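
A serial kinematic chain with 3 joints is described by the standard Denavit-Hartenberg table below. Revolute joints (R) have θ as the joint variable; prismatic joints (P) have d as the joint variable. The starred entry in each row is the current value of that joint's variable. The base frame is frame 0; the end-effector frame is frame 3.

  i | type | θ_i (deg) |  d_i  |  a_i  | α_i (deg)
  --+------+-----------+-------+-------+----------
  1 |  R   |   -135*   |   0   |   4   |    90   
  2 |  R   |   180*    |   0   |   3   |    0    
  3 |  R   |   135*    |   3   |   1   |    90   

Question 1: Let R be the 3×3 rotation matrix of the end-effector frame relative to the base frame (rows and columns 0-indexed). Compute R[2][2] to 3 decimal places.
End-effector z-axis (col 2 of R) = (0.5000,0.5000,-0.7071)
R[2][2] = -0.7071

-0.707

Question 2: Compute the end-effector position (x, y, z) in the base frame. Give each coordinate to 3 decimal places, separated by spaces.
-3.328 0.914 -0.707

after link 1: o_1 = (-2.8284, -2.8284, 0.0000)
after link 2: o_2 = (-0.7071, -0.7071, 0.0000)
after link 3: o_3 = (-3.3284, 0.9142, -0.7071)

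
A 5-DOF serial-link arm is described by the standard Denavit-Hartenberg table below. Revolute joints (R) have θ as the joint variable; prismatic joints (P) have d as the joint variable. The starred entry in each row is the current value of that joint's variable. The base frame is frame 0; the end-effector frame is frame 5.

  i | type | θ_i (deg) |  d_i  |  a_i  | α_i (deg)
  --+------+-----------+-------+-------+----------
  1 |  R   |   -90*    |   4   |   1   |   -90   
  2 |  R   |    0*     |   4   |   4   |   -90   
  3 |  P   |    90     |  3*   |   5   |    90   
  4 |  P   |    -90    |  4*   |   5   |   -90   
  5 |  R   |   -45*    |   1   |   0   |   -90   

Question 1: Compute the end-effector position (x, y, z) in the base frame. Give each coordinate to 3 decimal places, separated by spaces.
after link 1: o_1 = (0.0000, -1.0000, 4.0000)
after link 2: o_2 = (4.0000, -5.0000, 4.0000)
after link 3: o_3 = (-1.0000, -5.0000, 1.0000)
after link 4: o_4 = (-1.0000, -9.0000, 6.0000)
after link 5: o_5 = (-2.0000, -9.0000, 6.0000)

-2.000 -9.000 6.000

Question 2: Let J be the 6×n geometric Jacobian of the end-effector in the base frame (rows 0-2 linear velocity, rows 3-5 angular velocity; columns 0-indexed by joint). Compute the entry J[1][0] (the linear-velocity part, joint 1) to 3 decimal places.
-2.000

axis z_0 = ẑ; lever o_n−o_0 = (-2.0000,-9.0000,6.0000)
cross product → J_v[:, 0] = (9.0000,-2.0000,0.0000)
J_ω[:, 0] = z_0
entry J[1][0] = -2.0000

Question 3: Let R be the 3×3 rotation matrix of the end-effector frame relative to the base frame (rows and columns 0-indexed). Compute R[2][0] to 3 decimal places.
End-effector x-axis (col 0 of R) = (-0.0000,-0.7071,0.7071)
R[2][0] = 0.7071

0.707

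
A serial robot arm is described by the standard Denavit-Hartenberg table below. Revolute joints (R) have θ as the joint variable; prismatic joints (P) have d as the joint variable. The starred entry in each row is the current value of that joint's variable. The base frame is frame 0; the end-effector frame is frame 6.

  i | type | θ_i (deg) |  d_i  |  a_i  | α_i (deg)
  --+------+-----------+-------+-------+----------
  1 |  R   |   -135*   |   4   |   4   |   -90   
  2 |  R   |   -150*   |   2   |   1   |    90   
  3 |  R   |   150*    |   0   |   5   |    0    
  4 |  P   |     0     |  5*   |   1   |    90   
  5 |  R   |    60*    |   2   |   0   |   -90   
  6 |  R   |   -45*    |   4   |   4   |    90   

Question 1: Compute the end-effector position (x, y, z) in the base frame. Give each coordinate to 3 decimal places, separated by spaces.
6.276 -5.259 -4.187

after link 1: o_1 = (-2.8284, -2.8284, 4.0000)
after link 2: o_2 = (-0.8018, -3.6303, 4.5000)
after link 3: o_3 = (-1.6857, -8.0497, 2.3349)
after link 4: o_4 = (-0.0947, -7.1658, -2.4282)
after link 5: o_5 = (1.7424, -7.7782, -1.9282)
after link 6: o_6 = (6.2760, -5.2592, -4.1868)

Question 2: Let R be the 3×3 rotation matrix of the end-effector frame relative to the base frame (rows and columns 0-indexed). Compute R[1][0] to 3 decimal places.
End-effector x-axis (col 0 of R) = (0.8035,-0.3125,-0.5066)
R[1][0] = -0.3125

-0.313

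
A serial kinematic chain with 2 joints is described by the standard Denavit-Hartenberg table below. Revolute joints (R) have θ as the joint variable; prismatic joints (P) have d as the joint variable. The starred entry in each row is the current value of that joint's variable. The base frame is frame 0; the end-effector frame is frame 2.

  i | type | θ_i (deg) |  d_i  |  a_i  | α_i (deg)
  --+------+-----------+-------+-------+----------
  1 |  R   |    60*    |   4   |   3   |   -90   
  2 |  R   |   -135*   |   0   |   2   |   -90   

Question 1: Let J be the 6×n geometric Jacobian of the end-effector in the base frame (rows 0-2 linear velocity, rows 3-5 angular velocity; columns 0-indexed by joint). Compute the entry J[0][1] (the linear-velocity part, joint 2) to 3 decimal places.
axis z_1 = (-0.8660,0.5000,0.0000); lever o_n−o_1 = (-0.7071,-1.2247,1.4142)
cross product → J_v[:, 1] = (0.7071,1.2247,1.4142)
J_ω[:, 1] = z_1
entry J[0][1] = 0.7071

0.707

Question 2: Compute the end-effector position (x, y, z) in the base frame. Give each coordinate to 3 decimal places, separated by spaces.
0.793 1.373 5.414

after link 1: o_1 = (1.5000, 2.5981, 4.0000)
after link 2: o_2 = (0.7929, 1.3733, 5.4142)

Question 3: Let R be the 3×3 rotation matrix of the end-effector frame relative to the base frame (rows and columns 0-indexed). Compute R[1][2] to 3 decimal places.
0.612

End-effector z-axis (col 2 of R) = (0.3536,0.6124,0.7071)
R[1][2] = 0.6124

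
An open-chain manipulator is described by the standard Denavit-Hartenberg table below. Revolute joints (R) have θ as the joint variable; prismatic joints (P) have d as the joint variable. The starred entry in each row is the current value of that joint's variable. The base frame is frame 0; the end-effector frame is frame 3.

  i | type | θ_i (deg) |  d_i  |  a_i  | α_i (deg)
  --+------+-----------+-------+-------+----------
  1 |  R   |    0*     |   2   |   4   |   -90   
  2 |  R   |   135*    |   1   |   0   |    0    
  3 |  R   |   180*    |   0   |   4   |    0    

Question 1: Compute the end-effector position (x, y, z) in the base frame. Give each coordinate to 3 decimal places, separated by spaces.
after link 1: o_1 = (4.0000, 0.0000, 2.0000)
after link 2: o_2 = (4.0000, 1.0000, 2.0000)
after link 3: o_3 = (6.8284, 1.0000, 4.8284)

6.828 1.000 4.828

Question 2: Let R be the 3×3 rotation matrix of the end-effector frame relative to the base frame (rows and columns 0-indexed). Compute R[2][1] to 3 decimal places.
End-effector y-axis (col 1 of R) = (0.7071,0.0000,-0.7071)
R[2][1] = -0.7071

-0.707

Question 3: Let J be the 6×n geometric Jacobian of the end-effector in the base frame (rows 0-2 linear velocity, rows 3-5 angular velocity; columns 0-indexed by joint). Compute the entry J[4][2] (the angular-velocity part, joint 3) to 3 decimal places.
1.000

axis z_2 = (0.0000,1.0000,0.0000); lever o_n−o_2 = (2.8284,-0.0000,2.8284)
cross product → J_v[:, 2] = (2.8284,0.0000,-2.8284)
J_ω[:, 2] = z_2
entry J[4][2] = 1.0000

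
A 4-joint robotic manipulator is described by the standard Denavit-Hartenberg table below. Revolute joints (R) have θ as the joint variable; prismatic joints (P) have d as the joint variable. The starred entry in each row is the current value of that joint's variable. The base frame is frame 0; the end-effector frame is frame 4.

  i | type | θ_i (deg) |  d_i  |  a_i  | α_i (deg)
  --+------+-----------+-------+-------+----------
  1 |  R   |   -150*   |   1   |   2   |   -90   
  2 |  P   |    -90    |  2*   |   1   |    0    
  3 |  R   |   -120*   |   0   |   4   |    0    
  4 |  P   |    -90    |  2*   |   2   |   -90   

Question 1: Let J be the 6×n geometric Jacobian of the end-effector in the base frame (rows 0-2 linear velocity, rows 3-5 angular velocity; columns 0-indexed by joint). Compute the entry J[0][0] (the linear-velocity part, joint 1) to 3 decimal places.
3.232

axis z_0 = ẑ; lever o_n−o_0 = (2.4019,-3.2321,-1.7321)
cross product → J_v[:, 0] = (3.2321,2.4019,-0.0000)
J_ω[:, 0] = z_0
entry J[0][0] = 3.2321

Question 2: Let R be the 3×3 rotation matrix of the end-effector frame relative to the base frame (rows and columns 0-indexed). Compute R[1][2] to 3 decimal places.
End-effector z-axis (col 2 of R) = (0.7500,0.4330,-0.5000)
R[1][2] = 0.4330

0.433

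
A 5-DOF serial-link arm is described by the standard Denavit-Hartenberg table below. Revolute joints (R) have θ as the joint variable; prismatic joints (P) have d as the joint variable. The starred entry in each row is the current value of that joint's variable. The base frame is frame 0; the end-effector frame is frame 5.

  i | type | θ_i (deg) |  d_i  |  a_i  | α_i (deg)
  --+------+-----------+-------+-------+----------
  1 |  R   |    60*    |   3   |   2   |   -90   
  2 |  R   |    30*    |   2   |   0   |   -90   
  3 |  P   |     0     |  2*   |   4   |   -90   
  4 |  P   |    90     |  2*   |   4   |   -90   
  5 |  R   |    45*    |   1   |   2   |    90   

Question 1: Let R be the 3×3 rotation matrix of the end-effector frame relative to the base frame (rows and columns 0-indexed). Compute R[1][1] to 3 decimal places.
End-effector y-axis (col 1 of R) = (-0.4330,-0.7500,0.5000)
R[1][1] = -0.7500

-0.750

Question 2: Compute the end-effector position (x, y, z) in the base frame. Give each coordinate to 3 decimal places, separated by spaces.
after link 1: o_1 = (1.0000, 1.7321, 3.0000)
after link 2: o_2 = (-0.7321, 2.7321, 3.0000)
after link 3: o_3 = (0.5000, 4.8660, -0.7321)
after link 4: o_4 = (3.2321, 5.5981, 2.7321)
after link 5: o_5 = (1.9278, 6.1676, 4.4568)

1.928 6.168 4.457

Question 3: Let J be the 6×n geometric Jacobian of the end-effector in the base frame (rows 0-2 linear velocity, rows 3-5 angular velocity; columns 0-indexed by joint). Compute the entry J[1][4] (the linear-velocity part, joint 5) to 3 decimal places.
axis z_4 = (-0.4330,-0.7500,0.5000); lever o_n−o_4 = (-1.3042,0.5695,1.7247)
cross product → J_v[:, 4] = (-1.5783,0.0947,-1.2247)
J_ω[:, 4] = z_4
entry J[1][4] = 0.0947

0.095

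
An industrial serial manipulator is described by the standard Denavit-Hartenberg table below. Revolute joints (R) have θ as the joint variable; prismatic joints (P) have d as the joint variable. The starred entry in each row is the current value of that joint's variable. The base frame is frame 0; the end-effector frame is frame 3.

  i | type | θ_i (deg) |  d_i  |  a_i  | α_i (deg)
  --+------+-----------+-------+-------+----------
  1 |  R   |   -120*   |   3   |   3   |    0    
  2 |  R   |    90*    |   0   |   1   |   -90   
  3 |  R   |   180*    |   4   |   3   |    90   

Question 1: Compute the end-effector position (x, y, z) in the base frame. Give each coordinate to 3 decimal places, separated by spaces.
after link 1: o_1 = (-1.5000, -2.5981, 3.0000)
after link 2: o_2 = (-0.6340, -3.0981, 3.0000)
after link 3: o_3 = (-1.2321, 1.8660, 3.0000)

-1.232 1.866 3.000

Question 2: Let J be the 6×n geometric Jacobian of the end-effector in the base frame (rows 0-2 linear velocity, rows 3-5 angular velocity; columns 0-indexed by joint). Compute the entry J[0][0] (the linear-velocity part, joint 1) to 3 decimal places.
-1.866

axis z_0 = ẑ; lever o_n−o_0 = (-1.2321,1.8660,3.0000)
cross product → J_v[:, 0] = (-1.8660,-1.2321,0.0000)
J_ω[:, 0] = z_0
entry J[0][0] = -1.8660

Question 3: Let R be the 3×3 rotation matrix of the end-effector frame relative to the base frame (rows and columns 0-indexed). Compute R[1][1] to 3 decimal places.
0.866

End-effector y-axis (col 1 of R) = (0.5000,0.8660,0.0000)
R[1][1] = 0.8660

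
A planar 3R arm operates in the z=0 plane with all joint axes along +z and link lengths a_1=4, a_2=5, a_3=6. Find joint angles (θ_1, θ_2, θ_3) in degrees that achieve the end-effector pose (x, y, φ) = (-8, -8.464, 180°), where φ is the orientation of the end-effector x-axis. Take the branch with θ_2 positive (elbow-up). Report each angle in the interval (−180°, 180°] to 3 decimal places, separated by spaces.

wrist centre = target − a_3·(cos φ, sin φ) = (-2.0000, -8.4640)
cos θ_2 = (75.6393−4²−5²)/(2·4·5) = 0.8660; θ_2 = 30.0049° (elbow-up)
β = atan2(-8.4640,-2.0000) = -103.2948°; ψ = atan2(2.5004,8.3299) = 16.7081°
θ_1 = β − ψ = -120.0029°
θ_3 = φ − θ_1 − θ_2 = -90.0020° (wrapped to (-180°,180°])

-120.003 30.005 -90.002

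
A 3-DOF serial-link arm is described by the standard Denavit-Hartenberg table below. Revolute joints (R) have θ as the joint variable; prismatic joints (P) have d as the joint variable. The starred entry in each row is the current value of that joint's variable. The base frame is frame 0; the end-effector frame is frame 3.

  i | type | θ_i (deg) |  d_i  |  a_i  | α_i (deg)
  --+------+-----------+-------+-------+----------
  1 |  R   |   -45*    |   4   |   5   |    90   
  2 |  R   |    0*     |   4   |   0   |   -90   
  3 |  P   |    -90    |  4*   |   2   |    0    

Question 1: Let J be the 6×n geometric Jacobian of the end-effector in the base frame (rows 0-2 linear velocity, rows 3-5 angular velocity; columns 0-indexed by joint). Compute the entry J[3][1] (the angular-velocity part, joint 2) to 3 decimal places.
-0.707

axis z_1 = (-0.7071,-0.7071,0.0000); lever o_n−o_1 = (-4.2426,-4.2426,4.0000)
cross product → J_v[:, 1] = (-2.8284,2.8284,0.0000)
J_ω[:, 1] = z_1
entry J[3][1] = -0.7071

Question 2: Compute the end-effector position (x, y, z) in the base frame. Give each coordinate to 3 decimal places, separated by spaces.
after link 1: o_1 = (3.5355, -3.5355, 4.0000)
after link 2: o_2 = (0.7071, -6.3640, 4.0000)
after link 3: o_3 = (-0.7071, -7.7782, 8.0000)

-0.707 -7.778 8.000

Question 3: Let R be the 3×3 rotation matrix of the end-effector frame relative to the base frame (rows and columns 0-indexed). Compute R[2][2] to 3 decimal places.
1.000

End-effector z-axis (col 2 of R) = (0.0000,0.0000,1.0000)
R[2][2] = 1.0000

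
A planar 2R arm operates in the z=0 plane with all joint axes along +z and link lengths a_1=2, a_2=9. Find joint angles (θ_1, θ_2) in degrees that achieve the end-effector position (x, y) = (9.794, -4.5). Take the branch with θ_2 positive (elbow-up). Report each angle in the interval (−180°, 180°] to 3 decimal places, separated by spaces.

-49.366 30.014

cos θ_2 = (116.1724−2²−9²)/(2·2·9) = 0.8659; θ_2 = 30.0143° (elbow-up)
β = atan2(-4.5000,9.7940) = -24.6771°; ψ = atan2(4.5019,9.7931) = 24.6885°
θ_1 = β − ψ = -49.3656°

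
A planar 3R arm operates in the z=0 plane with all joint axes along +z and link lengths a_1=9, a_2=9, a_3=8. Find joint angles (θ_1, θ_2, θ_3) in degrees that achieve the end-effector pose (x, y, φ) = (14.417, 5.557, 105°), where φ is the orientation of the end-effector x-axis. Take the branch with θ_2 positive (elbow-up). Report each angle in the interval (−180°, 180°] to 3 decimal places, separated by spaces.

wrist centre = target − a_3·(cos φ, sin φ) = (16.4876, -2.1704)
cos θ_2 = (276.5500−9²−9²)/(2·9·9) = 0.7071; θ_2 = 45.0006° (elbow-up)
β = atan2(-2.1704,16.4876) = -7.4992°; ψ = atan2(6.3640,15.3639) = 22.5003°
θ_1 = β − ψ = -29.9996°
θ_3 = φ − θ_1 − θ_2 = 89.9989° (wrapped to (-180°,180°])

-30.000 45.001 89.999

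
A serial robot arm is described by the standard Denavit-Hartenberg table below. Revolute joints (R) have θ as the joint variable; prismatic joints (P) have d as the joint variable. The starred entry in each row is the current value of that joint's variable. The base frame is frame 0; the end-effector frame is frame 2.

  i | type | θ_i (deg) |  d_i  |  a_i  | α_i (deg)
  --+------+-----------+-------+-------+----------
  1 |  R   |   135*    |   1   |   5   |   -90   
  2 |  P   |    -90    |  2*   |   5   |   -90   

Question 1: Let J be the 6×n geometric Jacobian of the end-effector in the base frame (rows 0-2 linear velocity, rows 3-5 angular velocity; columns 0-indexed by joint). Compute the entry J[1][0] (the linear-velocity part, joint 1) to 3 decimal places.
-4.950

axis z_0 = ẑ; lever o_n−o_0 = (-4.9497,2.1213,6.0000)
cross product → J_v[:, 0] = (-2.1213,-4.9497,0.0000)
J_ω[:, 0] = z_0
entry J[1][0] = -4.9497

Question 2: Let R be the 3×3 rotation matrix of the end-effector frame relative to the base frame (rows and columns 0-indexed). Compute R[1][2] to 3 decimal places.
0.707

End-effector z-axis (col 2 of R) = (-0.7071,0.7071,-0.0000)
R[1][2] = 0.7071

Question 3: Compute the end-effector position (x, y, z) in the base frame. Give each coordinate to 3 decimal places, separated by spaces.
after link 1: o_1 = (-3.5355, 3.5355, 1.0000)
after link 2: o_2 = (-4.9497, 2.1213, 6.0000)

-4.950 2.121 6.000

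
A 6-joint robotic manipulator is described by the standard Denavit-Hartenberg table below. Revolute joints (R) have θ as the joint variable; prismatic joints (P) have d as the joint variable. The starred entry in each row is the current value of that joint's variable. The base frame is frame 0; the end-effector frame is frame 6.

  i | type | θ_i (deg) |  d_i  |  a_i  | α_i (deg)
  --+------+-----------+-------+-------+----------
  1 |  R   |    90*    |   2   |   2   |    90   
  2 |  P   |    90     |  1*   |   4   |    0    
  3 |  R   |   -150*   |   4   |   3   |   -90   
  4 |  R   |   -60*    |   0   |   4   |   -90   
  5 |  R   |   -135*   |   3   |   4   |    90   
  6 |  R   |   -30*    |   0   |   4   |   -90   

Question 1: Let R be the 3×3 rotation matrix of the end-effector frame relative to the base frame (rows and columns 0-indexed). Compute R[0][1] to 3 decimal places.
0.612

End-effector y-axis (col 1 of R) = (0.6124,0.7891,0.0474)
R[0][1] = 0.6124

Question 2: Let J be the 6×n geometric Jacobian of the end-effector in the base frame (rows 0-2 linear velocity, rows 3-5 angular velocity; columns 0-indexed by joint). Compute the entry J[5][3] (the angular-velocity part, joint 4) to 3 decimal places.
0.500

axis z_3 = (0.0000,0.8660,0.5000); lever o_n−o_3 = (-1.6067,4.6843,2.4423)
cross product → J_v[:, 3] = (-0.2271,-0.8034,1.3915)
J_ω[:, 3] = z_3
entry J[5][3] = 0.5000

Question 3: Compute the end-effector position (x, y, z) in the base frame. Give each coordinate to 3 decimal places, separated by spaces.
after link 1: o_1 = (0.0000, 2.0000, 2.0000)
after link 2: o_2 = (1.0000, 2.0000, 6.0000)
after link 3: o_3 = (5.0000, 3.5000, 3.4019)
after link 4: o_4 = (8.4641, 4.5000, 1.6699)
after link 5: o_5 = (4.5146, 7.5414, 2.0588)
after link 6: o_6 = (3.3933, 8.1843, 5.8442)

3.393 8.184 5.844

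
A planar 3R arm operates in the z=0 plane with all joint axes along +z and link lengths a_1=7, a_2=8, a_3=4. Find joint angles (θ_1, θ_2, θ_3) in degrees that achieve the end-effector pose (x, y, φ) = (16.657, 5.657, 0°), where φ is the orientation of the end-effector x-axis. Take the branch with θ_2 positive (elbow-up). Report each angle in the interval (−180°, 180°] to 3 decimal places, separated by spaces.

0.002 44.996 -44.999

wrist centre = target − a_3·(cos φ, sin φ) = (12.6570, 5.6570)
cos θ_2 = (192.2013−7²−8²)/(2·7·8) = 0.7072; θ_2 = 44.9961° (elbow-up)
β = atan2(5.6570,12.6570) = 24.0821°; ψ = atan2(5.6565,12.6572) = 24.0797°
θ_1 = β − ψ = 0.0024°
θ_3 = φ − θ_1 − θ_2 = -44.9985° (wrapped to (-180°,180°])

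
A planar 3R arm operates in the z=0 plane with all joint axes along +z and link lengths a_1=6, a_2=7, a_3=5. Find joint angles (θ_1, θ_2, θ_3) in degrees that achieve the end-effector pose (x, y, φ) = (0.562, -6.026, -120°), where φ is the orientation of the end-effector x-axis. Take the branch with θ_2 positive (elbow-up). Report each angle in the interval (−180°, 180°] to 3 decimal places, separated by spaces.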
==============================
Instructions to follow: What lines above contain the word "kinematic"? Return each such line.

Answer to the problem:
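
A serial kinematic chain with 3 joints is described by the standard Denavit-Hartenberg table below. Revolute joints (R) have θ as the joint variable; prismatic joints (P) have d as the joint variable. The starred entry in each row is the current value of that joint's variable. The base frame is frame 0; the end-effector frame is frame 3.
A serial kinematic chain with 2 joints is described by the standard Denavit-Hartenberg table below. Revolute joints (R) have θ as the joint variable; prismatic joints (P) have d as the joint variable. The starred entry in each row is the current value of that joint's variable. The base frame is frame 0; the end-effector frame is frame 2.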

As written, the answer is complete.